● Problem details:
All of the entries are to be returned word for word.
━━━━━━━━
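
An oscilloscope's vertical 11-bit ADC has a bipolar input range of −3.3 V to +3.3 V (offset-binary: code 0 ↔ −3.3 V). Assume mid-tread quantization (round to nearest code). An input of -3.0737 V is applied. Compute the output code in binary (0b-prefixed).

Full-scale span = 6.6 V; LSB = 6.6/2^11 = 3.223 mV.
(V_in − V_low)/LSB = (-3.0737 − (−3.3)) / 0.00322266 = 70.222.
round(70.222) = 70.
In binary (0b-prefixed): 0b1000110.

code 0b1000110 (decimal 70)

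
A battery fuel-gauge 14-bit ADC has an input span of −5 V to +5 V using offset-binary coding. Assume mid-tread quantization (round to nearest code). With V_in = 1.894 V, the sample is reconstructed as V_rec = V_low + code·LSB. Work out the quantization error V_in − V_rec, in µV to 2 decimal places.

79.10 µV

LSB = 10/2^14 = 0.610 mV.
Scaled input = 11295.1296 LSBs, so code = 11295.
Reconstructed: 1.8939209 V.
V_in − V_rec = 7.91016e-05 V = 79.10 µV.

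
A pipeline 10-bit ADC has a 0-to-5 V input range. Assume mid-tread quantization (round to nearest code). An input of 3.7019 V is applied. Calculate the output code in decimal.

code 758

With 1024 levels over 5 V, one step is 4.883 mV.
(V_in − V_low)/LSB = (3.7019 − 0) / 0.00488281 = 758.149.
round(758.149) = 758.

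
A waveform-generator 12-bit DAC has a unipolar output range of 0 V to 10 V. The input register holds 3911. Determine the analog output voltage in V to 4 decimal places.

9.5483 V

LSB = 10 V / 2^12 = 2.441 mV.
V_out = 0 + 3911 × 0.00244141 V = 9.54834 V.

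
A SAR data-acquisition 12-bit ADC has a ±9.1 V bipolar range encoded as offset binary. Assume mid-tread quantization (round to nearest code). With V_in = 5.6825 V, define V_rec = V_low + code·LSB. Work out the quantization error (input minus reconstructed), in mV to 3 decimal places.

One LSB is 18.2 V / 4096 = 4.443 mV.
(5.6825 − (−9.1))/0.00444336 = 3326.8747; round gives code 3327.
Reconstructed: 5.6830566 V.
V_in − V_rec = -0.000556641 V = -0.557 mV.

-0.557 mV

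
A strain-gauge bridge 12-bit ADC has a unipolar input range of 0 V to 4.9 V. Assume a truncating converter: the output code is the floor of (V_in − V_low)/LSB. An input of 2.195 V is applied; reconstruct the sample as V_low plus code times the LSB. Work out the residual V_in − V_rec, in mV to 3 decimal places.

LSB = 4.9/2^12 = 1.196 mV.
(V_in − V_low)/LSB = (2.195 − 0)/0.00119629 = 1834.8408 → code 1834 (floor).
V_rec = 0 + 1834·0.00119629 = 2.1939941 V.
Difference: 0.00100586 V → 1.006 mV.

1.006 mV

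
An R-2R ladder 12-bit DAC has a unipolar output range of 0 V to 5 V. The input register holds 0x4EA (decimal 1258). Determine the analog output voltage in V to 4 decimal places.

LSB = 5 V / 2^12 = 1.221 mV.
Code 0x4EA = 1258 decimal.
V_out = 0 + 1258 × 0.0012207 V = 1.53564 V.

1.5356 V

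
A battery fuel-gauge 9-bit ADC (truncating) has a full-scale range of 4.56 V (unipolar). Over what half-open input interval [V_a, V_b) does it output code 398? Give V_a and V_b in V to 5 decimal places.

LSB = 4.56/2^9 = 8.906 mV.
V_a = V_low + 398·LSB = 3.54469 V; V_b = V_low + 399·LSB = 3.55359 V.

[3.54469 V, 3.55359 V)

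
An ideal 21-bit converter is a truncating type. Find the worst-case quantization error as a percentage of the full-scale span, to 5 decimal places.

0.00005 %

Truncating → worst-case error = 1 LSB = V_FS/2^21, so 100/2097152 = 4.76837e-05 % of full scale.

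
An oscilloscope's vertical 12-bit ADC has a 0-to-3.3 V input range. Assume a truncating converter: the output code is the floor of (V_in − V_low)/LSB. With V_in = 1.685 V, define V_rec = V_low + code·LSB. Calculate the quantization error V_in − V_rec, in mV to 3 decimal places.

0.356 mV

Step size: 3.3 V ÷ 2^12 = 0.806 mV.
Scaled input = 2091.4424 LSBs, so code = 2091.
Reconstructed: 1.6846436 V.
Difference: 0.000356445 V → 0.356 mV.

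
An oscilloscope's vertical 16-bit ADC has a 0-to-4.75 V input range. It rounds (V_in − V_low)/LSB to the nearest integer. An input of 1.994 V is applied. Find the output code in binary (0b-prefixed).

Full-scale span = 4.75 V; LSB = 4.75/2^16 = 72.48 µV.
(1.994 − 0) / 7.24792e-05 = 27511.323 LSBs.
round(27511.323) = 27511.
In binary (0b-prefixed): 0b110101101110111.

code 0b110101101110111 (decimal 27511)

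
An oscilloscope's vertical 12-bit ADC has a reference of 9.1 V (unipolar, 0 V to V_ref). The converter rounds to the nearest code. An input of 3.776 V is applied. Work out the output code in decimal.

LSB = 9.1 V / 4096 = 2.222 mV.
(3.776 − 0) / 0.00222168 = 1699.615 LSBs.
round(1699.615) = 1700.

code 1700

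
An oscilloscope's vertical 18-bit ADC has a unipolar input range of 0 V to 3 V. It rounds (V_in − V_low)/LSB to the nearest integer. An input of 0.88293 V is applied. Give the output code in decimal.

LSB = 3 V / 262144 = 11.44 µV.
(0.88293 − 0) / 1.14441e-05 = 77151.601 LSBs.
So the output code is 77152.

code 77152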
━━━━━━━━
● Task output:
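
An oscilloscope's vertical 11-bit ADC has a bipolar input range of −3.3 V to +3.3 V (offset-binary: code 0 ↔ −3.3 V). Assume mid-tread quantization (round to nearest code). An input of -3.0737 V is applied. Compute the output code in binary (0b-prefixed).

Full-scale span = 6.6 V; LSB = 6.6/2^11 = 3.223 mV.
(V_in − V_low)/LSB = (-3.0737 − (−3.3)) / 0.00322266 = 70.222.
round(70.222) = 70.
In binary (0b-prefixed): 0b1000110.

code 0b1000110 (decimal 70)

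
A battery fuel-gauge 14-bit ADC has an input span of −5 V to +5 V using offset-binary coding. Assume mid-tread quantization (round to nearest code). With V_in = 1.894 V, the sample is reconstructed as V_rec = V_low + code·LSB. Work out the quantization error V_in − V_rec, in µV to 2 decimal places.

79.10 µV

LSB = 10/2^14 = 0.610 mV.
Scaled input = 11295.1296 LSBs, so code = 11295.
Reconstructed: 1.8939209 V.
V_in − V_rec = 7.91016e-05 V = 79.10 µV.

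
A pipeline 10-bit ADC has a 0-to-5 V input range. Assume mid-tread quantization (round to nearest code). An input of 3.7019 V is applied. Calculate the output code in decimal.

code 758

With 1024 levels over 5 V, one step is 4.883 mV.
(V_in − V_low)/LSB = (3.7019 − 0) / 0.00488281 = 758.149.
round(758.149) = 758.

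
A waveform-generator 12-bit DAC has a unipolar output range of 0 V to 10 V. The input register holds 3911. Determine the analog output voltage in V to 4 decimal places.

9.5483 V

LSB = 10 V / 2^12 = 2.441 mV.
V_out = 0 + 3911 × 0.00244141 V = 9.54834 V.

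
A SAR data-acquisition 12-bit ADC has a ±9.1 V bipolar range encoded as offset binary. Assume mid-tread quantization (round to nearest code). With V_in = 5.6825 V, define V_rec = V_low + code·LSB. Work out the quantization error (input minus reconstructed), in mV to 3 decimal places.

One LSB is 18.2 V / 4096 = 4.443 mV.
(5.6825 − (−9.1))/0.00444336 = 3326.8747; round gives code 3327.
Reconstructed: 5.6830566 V.
V_in − V_rec = -0.000556641 V = -0.557 mV.

-0.557 mV

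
A strain-gauge bridge 12-bit ADC has a unipolar input range of 0 V to 4.9 V. Assume a truncating converter: the output code is the floor of (V_in − V_low)/LSB. An input of 2.195 V is applied; reconstruct the sample as V_low plus code times the LSB. Work out the residual V_in − V_rec, in mV to 3 decimal places.

LSB = 4.9/2^12 = 1.196 mV.
(V_in − V_low)/LSB = (2.195 − 0)/0.00119629 = 1834.8408 → code 1834 (floor).
V_rec = 0 + 1834·0.00119629 = 2.1939941 V.
Difference: 0.00100586 V → 1.006 mV.

1.006 mV

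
An R-2R ladder 12-bit DAC has a unipolar output range of 0 V to 5 V. The input register holds 0x4EA (decimal 1258). Determine the analog output voltage in V to 4 decimal places.

LSB = 5 V / 2^12 = 1.221 mV.
Code 0x4EA = 1258 decimal.
V_out = 0 + 1258 × 0.0012207 V = 1.53564 V.

1.5356 V

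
A battery fuel-gauge 9-bit ADC (truncating) has a full-scale range of 4.56 V (unipolar). Over what half-open input interval [V_a, V_b) does it output code 398? Give V_a and V_b in V to 5 decimal places.

LSB = 4.56/2^9 = 8.906 mV.
V_a = V_low + 398·LSB = 3.54469 V; V_b = V_low + 399·LSB = 3.55359 V.

[3.54469 V, 3.55359 V)

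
An ideal 21-bit converter is a truncating type. Find the worst-case quantization error as a percentage of the full-scale span, to 5 decimal places.

0.00005 %

Truncating → worst-case error = 1 LSB = V_FS/2^21, so 100/2097152 = 4.76837e-05 % of full scale.

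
An oscilloscope's vertical 12-bit ADC has a 0-to-3.3 V input range. Assume a truncating converter: the output code is the floor of (V_in − V_low)/LSB. With V_in = 1.685 V, define V_rec = V_low + code·LSB. Calculate the quantization error V_in − V_rec, in mV to 3 decimal places.

0.356 mV

Step size: 3.3 V ÷ 2^12 = 0.806 mV.
Scaled input = 2091.4424 LSBs, so code = 2091.
Reconstructed: 1.6846436 V.
Difference: 0.000356445 V → 0.356 mV.

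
An oscilloscope's vertical 16-bit ADC has a 0-to-4.75 V input range. It rounds (V_in − V_low)/LSB to the nearest integer. An input of 1.994 V is applied. Find the output code in binary (0b-prefixed).

Full-scale span = 4.75 V; LSB = 4.75/2^16 = 72.48 µV.
(1.994 − 0) / 7.24792e-05 = 27511.323 LSBs.
round(27511.323) = 27511.
In binary (0b-prefixed): 0b110101101110111.

code 0b110101101110111 (decimal 27511)

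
An oscilloscope's vertical 12-bit ADC has a reference of 9.1 V (unipolar, 0 V to V_ref). The converter rounds to the nearest code. An input of 3.776 V is applied. Work out the output code in decimal.

LSB = 9.1 V / 4096 = 2.222 mV.
(3.776 − 0) / 0.00222168 = 1699.615 LSBs.
round(1699.615) = 1700.

code 1700

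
An oscilloscope's vertical 18-bit ADC has a unipolar input range of 0 V to 3 V. It rounds (V_in − V_low)/LSB to the nearest integer. An input of 0.88293 V is applied. Give the output code in decimal.

LSB = 3 V / 262144 = 11.44 µV.
(0.88293 − 0) / 1.14441e-05 = 77151.601 LSBs.
So the output code is 77152.

code 77152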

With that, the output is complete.